WORK TO COMPLETE:
Return all lines below containing the word "variables".

TASK INPUT:
-*-

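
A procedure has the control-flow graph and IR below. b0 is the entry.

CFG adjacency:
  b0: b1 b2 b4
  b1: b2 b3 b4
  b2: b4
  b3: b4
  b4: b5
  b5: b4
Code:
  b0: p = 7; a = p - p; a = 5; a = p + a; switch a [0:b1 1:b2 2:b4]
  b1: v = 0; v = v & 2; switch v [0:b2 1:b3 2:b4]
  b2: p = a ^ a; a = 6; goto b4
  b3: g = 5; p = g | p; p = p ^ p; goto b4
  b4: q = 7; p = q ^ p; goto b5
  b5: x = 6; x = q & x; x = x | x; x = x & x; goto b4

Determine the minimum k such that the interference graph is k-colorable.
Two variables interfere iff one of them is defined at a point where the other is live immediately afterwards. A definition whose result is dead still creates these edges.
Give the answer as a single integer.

Answer: 3

Analysis:
def/use:
  b0: {a,p} / ∅
  b1: {v} / ∅
  b2: {a,p} / {a}
  b3: {g,p} / {p}
  b4: {p,q} / {p}
  b5: {x} / {q}

Live sets:
  b0: in=∅ out={a,p}
  b1: in={a,p} out={a,p}
  b2: in={a} out={p}
  b3: in={p} out={p}
  b4: in={p} out={p,q}
  b5: in={p,q} out={p}

Interference:
  a: {p,v}
  g: {p}
  p: {a,g,q,v,x}
  q: {p,x}
  v: {a,p}
  x: {p,q}

Registers:
  lower bound: {a,p,v} mutually conflict ⇒ χ ≥ 3
  assign a→c1 g→c1 p→c0 q→c1 v→c2 x→c2 — no edge inside a register ⇒ χ ≤ 3
  χ = 3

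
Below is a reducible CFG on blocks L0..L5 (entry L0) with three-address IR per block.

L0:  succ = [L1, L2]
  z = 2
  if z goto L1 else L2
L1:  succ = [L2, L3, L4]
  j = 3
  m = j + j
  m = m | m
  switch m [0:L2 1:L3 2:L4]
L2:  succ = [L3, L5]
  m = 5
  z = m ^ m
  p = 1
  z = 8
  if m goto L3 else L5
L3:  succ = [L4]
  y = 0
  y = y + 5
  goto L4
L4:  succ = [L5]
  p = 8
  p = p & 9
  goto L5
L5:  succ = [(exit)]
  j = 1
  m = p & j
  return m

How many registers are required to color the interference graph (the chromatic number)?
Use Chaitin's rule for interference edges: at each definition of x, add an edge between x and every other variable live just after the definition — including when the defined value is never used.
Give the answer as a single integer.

Block summaries:
  L0 def {z} use ∅
  L1 def {j,m} use ∅
  L2 def {m,p,z} use ∅
  L3 def {y} use ∅
  L4 def {p} use ∅
  L5 def {j,m} use {p}

Backward fixpoint:
  L0 li=∅ lo=∅
  L1 li=∅ lo=∅
  L2 li=∅ lo={p}
  L3 li=∅ lo=∅
  L4 li=∅ lo={p}
  L5 li={p} lo=∅

Interfere edges:
  j — {p}
  m — {p,z}
  p — {j,m,z}
  y — ∅
  z — {m,p}

Registers:
  clique {m,p,z} ⇒ need ≥ 3
  assign j→c1 m→c1 p→c0 y→c0 z→c2 — no edge inside a register ⇒ χ ≤ 3
  χ = 3

Answer: 3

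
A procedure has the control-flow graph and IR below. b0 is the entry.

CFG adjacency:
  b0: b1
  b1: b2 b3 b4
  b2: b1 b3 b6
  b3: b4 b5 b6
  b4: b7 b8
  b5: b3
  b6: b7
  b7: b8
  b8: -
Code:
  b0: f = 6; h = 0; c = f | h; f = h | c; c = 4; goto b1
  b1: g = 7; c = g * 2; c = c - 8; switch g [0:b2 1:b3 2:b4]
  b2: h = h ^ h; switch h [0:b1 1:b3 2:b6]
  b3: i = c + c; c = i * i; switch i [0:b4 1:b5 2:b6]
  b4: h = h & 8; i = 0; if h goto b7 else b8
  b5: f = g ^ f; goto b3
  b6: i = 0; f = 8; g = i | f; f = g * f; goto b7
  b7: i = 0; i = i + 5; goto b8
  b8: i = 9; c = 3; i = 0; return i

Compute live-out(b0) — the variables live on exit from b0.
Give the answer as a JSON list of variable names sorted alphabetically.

Answer: ["f", "h"]

Analysis:
Block summaries:
  b0: {c,f,h} / ∅
  b1: {c,g} / ∅
  b2: {h} / {h}
  b3: {c,i} / {c}
  b4: {h,i} / {h}
  b5: {f} / {f,g}
  b6: {f,g,i} / ∅
  b7: {i} / ∅
  b8: {c,i} / ∅

Liveness:
  live b0: ∅→{f,h}
  live b1: {f,h}→{c,f,g,h}
  live b2: {c,f,g,h}→{c,f,g,h}
  live b3: {c,f,g,h}→{c,f,g,h}
  live b4: {h}→∅
  live b5: {c,f,g,h}→{c,f,g,h}
  live b6: ∅→∅
  live b7: ∅→∅
  live b8: ∅→∅

live-out(b0) = ["f", "h"]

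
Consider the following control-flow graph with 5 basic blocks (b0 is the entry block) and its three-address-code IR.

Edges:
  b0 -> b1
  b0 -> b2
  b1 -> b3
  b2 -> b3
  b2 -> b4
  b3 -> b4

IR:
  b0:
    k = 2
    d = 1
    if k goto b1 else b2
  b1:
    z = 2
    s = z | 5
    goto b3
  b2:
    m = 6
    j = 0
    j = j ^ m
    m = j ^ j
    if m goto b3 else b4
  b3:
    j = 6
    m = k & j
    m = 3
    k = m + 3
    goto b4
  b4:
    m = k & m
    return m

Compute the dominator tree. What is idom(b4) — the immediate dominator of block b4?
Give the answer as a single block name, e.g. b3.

idom tree: b1←b0 b2←b0 b3←b0 b4←b0
Dom at joins:
  b3: preds {b1,b2}: {b0,b1} ∩ {b0,b2} = {b0}; idom=b0
  b4: preds {b2,b3}: {b0,b2} ∩ {b0,b3} = {b0}; idom=b0

idom(b4) = b0

Answer: b0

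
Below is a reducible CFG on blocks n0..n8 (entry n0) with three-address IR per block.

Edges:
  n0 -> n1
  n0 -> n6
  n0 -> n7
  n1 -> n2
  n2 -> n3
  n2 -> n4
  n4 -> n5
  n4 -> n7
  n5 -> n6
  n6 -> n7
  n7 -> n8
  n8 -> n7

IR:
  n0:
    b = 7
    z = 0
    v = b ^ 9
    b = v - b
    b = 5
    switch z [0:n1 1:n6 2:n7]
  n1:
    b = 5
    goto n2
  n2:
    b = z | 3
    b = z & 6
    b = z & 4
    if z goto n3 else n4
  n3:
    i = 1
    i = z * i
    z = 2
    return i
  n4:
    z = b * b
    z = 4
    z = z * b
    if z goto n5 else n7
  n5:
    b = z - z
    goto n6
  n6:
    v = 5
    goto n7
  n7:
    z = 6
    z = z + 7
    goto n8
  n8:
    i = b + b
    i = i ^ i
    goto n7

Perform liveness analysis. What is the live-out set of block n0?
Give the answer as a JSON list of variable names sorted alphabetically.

Answer: ["b", "z"]

Working:
Per-block:
  n0: {b,v,z} / ∅
  n1: {b} / ∅
  n2: {b} / {z}
  n3: {i,z} / {z}
  n4: {z} / {b}
  n5: {b} / {z}
  n6: {v} / ∅
  n7: {z} / ∅
  n8: {i} / {b}

Liveness:
  live n0: ∅→{b,z}
  live n1: {z}→{z}
  live n2: {z}→{b,z}
  live n3: {z}→∅
  live n4: {b}→{b,z}
  live n5: {z}→{b}
  live n6: {b}→{b}
  live n7: {b}→{b}
  live n8: {b}→{b}

live-out(n0) = ["b", "z"]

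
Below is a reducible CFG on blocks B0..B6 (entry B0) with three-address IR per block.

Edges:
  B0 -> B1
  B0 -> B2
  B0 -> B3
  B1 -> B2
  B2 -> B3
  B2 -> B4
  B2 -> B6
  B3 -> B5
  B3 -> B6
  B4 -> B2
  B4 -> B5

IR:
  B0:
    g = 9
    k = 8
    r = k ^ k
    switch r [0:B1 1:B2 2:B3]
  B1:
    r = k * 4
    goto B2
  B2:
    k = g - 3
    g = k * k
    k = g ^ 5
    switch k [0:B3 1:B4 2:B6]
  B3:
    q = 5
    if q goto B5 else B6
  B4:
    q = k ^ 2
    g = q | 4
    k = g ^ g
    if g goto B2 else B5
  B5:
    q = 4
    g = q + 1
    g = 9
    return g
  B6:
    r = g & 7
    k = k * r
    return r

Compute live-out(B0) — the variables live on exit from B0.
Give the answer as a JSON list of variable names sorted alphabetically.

Answer: ["g", "k"]

Working:
Block summaries:
  B0 def {g,k,r} use ∅
  B1 def {r} use {k}
  B2 def {g,k} use {g}
  B3 def {q} use ∅
  B4 def {g,k,q} use {k}
  B5 def {g,q} use ∅
  B6 def {k,r} use {g,k}

Liveness:
  B0: in=∅ out={g,k}
  B1: in={g,k} out={g}
  B2: in={g} out={g,k}
  B3: in={g,k} out={g,k}
  B4: in={k} out={g}
  B5: in=∅ out=∅
  B6: in={g,k} out=∅

live-out(B0) = ["g", "k"]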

-*-

SOLVED PROBLEM:
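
Two variables interfere iff one of them is defined at a point where the other is live immediately afterwards. A definition whose result is dead still creates these edges.
Compute live-out(b0) — the variables live on exit from b0.
Compute live-out(B0) — the variables live on exit from B0.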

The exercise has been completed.